**What you are asked to do:** For the data below, report only the number of lines containing the string "values".

Collected data:
────────────────────

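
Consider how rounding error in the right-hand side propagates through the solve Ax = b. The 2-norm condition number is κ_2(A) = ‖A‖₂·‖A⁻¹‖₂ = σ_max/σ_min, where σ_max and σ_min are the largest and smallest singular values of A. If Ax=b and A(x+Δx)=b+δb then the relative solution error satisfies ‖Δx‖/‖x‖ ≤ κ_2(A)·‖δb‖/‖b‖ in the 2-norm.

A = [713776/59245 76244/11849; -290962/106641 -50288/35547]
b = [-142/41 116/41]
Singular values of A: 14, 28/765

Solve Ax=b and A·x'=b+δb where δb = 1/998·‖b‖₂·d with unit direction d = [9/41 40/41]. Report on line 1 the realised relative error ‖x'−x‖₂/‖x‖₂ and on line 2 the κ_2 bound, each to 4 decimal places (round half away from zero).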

────────────────────

**Response area:** 2